Task description | The answer is all of the data, repeated exactly.

Information supplied |

◇ ◇ ◇ ◇ ◇

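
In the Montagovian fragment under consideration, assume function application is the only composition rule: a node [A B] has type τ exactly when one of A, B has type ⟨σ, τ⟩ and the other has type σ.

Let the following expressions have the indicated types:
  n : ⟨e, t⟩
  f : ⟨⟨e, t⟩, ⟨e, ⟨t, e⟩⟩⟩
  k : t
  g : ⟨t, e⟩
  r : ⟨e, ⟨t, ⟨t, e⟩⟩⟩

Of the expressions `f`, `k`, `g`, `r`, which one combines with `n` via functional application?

f — combines: f : ⟨⟨e, t⟩, ⟨e, ⟨t, e⟩⟩⟩ takes n : ⟨e, t⟩ as argument, giving ⟨e, ⟨t, e⟩⟩.
k : t — does not combine with n.
g : ⟨t, e⟩ — does not combine with n.
r : ⟨e, ⟨t, ⟨t, e⟩⟩⟩ — does not combine with n.

f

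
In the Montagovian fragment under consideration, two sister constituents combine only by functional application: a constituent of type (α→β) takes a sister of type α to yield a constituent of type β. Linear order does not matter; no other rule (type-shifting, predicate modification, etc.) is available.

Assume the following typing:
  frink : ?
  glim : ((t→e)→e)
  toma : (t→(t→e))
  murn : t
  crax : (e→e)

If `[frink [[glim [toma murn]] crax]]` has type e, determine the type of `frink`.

At [frink [[glim [toma murn]] crax]] (required: e): [[glim [toma murn]] crax] is e, which is not a function with range e; hence frink is the functor — type (e→e).

(e→e)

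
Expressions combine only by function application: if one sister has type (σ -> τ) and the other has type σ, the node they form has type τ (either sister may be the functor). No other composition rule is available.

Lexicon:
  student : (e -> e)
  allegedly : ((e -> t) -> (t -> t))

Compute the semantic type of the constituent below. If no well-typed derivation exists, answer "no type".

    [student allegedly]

[student allegedly]: (e -> e) with ((e -> t) -> (t -> t)) — neither is a function whose domain matches the other; composition fails here.

no type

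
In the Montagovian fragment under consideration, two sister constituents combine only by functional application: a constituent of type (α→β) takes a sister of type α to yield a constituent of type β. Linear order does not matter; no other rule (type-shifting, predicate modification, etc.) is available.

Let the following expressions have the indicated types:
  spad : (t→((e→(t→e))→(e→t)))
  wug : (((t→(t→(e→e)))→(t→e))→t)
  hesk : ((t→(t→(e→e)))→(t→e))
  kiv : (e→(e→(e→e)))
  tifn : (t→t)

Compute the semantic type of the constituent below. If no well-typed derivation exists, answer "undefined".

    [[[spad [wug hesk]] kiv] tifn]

[wug hesk]: functor wug : (((t→(t→(e→e)))→(t→e))→t), argument hesk : ((t→(t→(e→e)))→(t→e)); result t.
[spad [wug hesk]]: functor spad : (t→((e→(t→e))→(e→t))), argument [wug hesk] : t; result ((e→(t→e))→(e→t)).
[[spad [wug hesk]] kiv]: ((e→(t→e))→(e→t)) and (e→(e→(e→e))) cannot combine by function application — type clash.

undefined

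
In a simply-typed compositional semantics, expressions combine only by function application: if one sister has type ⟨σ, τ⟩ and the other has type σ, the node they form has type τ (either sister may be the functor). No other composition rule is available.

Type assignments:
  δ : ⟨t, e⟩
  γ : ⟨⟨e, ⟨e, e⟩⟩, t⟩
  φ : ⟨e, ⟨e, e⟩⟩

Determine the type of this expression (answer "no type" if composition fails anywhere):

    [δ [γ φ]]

[γ φ]: functor γ : ⟨⟨e, ⟨e, e⟩⟩, t⟩, argument φ : ⟨e, ⟨e, e⟩⟩; result t.
[δ [γ φ]]: functor δ : ⟨t, e⟩, argument [γ φ] : t; result e.

e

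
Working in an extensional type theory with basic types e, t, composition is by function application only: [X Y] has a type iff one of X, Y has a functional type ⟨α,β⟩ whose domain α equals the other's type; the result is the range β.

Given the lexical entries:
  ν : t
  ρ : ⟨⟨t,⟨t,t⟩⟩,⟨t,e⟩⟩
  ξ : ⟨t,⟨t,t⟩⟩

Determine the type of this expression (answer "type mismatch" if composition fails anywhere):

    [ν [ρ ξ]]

e

[ρ ξ]: functor ρ : ⟨⟨t,⟨t,t⟩⟩,⟨t,e⟩⟩, argument ξ : ⟨t,⟨t,t⟩⟩; result ⟨t,e⟩.
[ν [ρ ξ]]: functor [ρ ξ] : ⟨t,e⟩, argument ν : t; result e.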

◇ ◇ ◇ ◇ ◇

Solved problem |
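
In the Montagovian fragment under consideration, assume function application is the only composition rule: a node [A B] has type τ exactly when one of A, B has type ⟨σ, τ⟩ and the other has type σ.

Let the following expressions have the indicated types:
  n : ⟨e, t⟩
  f : ⟨⟨e, t⟩, ⟨e, ⟨t, e⟩⟩⟩
  k : t
  g : ⟨t, e⟩
  r : ⟨e, ⟨t, ⟨t, e⟩⟩⟩

Of the expressions `f`, `k`, `g`, `r`, which one combines with `n` via functional application?

f — combines: f : ⟨⟨e, t⟩, ⟨e, ⟨t, e⟩⟩⟩ takes n : ⟨e, t⟩ as argument, giving ⟨e, ⟨t, e⟩⟩.
k : t — does not combine with n.
g : ⟨t, e⟩ — does not combine with n.
r : ⟨e, ⟨t, ⟨t, e⟩⟩⟩ — does not combine with n.

f

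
In the Montagovian fragment under consideration, two sister constituents combine only by functional application: a constituent of type (α→β) takes a sister of type α to yield a constituent of type β. Linear order does not matter; no other rule (type-shifting, predicate modification, etc.) is available.

Assume the following typing:
  frink : ?
  glim : ((t→e)→e)
  toma : (t→(t→e))
  murn : t
  crax : (e→e)

If `[frink [[glim [toma murn]] crax]]` has type e, determine the type of `frink`.

At [frink [[glim [toma murn]] crax]] (required: e): [[glim [toma murn]] crax] is e, which is not a function with range e; hence frink is the functor — type (e→e).

(e→e)

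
Expressions combine only by function application: if one sister has type (σ -> τ) and the other has type σ, the node they form has type τ (either sister may be the functor). No other composition rule is available.

Lexicon:
  student : (e -> e)
  allegedly : ((e -> t) -> (t -> t))

Compute the semantic type of the constituent below. If no well-typed derivation exists, answer "no type".

    [student allegedly]

[student allegedly]: (e -> e) with ((e -> t) -> (t -> t)) — neither is a function whose domain matches the other; composition fails here.

no type

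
In the Montagovian fragment under consideration, two sister constituents combine only by functional application: a constituent of type (α→β) takes a sister of type α to yield a constituent of type β. Linear order does not matter; no other rule (type-shifting, predicate modification, etc.) is available.

Let the following expressions have the indicated types:
  spad : (t→((e→(t→e))→(e→t)))
  wug : (((t→(t→(e→e)))→(t→e))→t)
  hesk : ((t→(t→(e→e)))→(t→e))
  kiv : (e→(e→(e→e)))
  tifn : (t→t)

Compute the semantic type of the constituent below. If no well-typed derivation exists, answer "undefined".

    [[[spad [wug hesk]] kiv] tifn]

[wug hesk]: functor wug : (((t→(t→(e→e)))→(t→e))→t), argument hesk : ((t→(t→(e→e)))→(t→e)); result t.
[spad [wug hesk]]: functor spad : (t→((e→(t→e))→(e→t))), argument [wug hesk] : t; result ((e→(t→e))→(e→t)).
[[spad [wug hesk]] kiv]: ((e→(t→e))→(e→t)) and (e→(e→(e→e))) cannot combine by function application — type clash.

undefined

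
In a simply-typed compositional semantics, expressions combine only by function application: if one sister has type ⟨σ, τ⟩ and the other has type σ, the node they form has type τ (either sister may be the functor). No other composition rule is available.

Type assignments:
  δ : ⟨t, e⟩
  γ : ⟨⟨e, ⟨e, e⟩⟩, t⟩
  φ : ⟨e, ⟨e, e⟩⟩

Determine the type of this expression (answer "no type" if composition fails anywhere):

    [δ [γ φ]]

[γ φ]: functor γ : ⟨⟨e, ⟨e, e⟩⟩, t⟩, argument φ : ⟨e, ⟨e, e⟩⟩; result t.
[δ [γ φ]]: functor δ : ⟨t, e⟩, argument [γ φ] : t; result e.

e

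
Working in an extensional type theory with basic types e, t, composition is by function application only: [X Y] has a type iff one of X, Y has a functional type ⟨α,β⟩ whose domain α equals the other's type; the result is the range β.

Given the lexical entries:
  ν : t
  ρ : ⟨⟨t,⟨t,t⟩⟩,⟨t,e⟩⟩
  ξ : ⟨t,⟨t,t⟩⟩

Determine the type of this expression (answer "type mismatch" if composition fails anywhere):

    [ν [ρ ξ]]

e

[ρ ξ]: functor ρ : ⟨⟨t,⟨t,t⟩⟩,⟨t,e⟩⟩, argument ξ : ⟨t,⟨t,t⟩⟩; result ⟨t,e⟩.
[ν [ρ ξ]]: functor [ρ ξ] : ⟨t,e⟩, argument ν : t; result e.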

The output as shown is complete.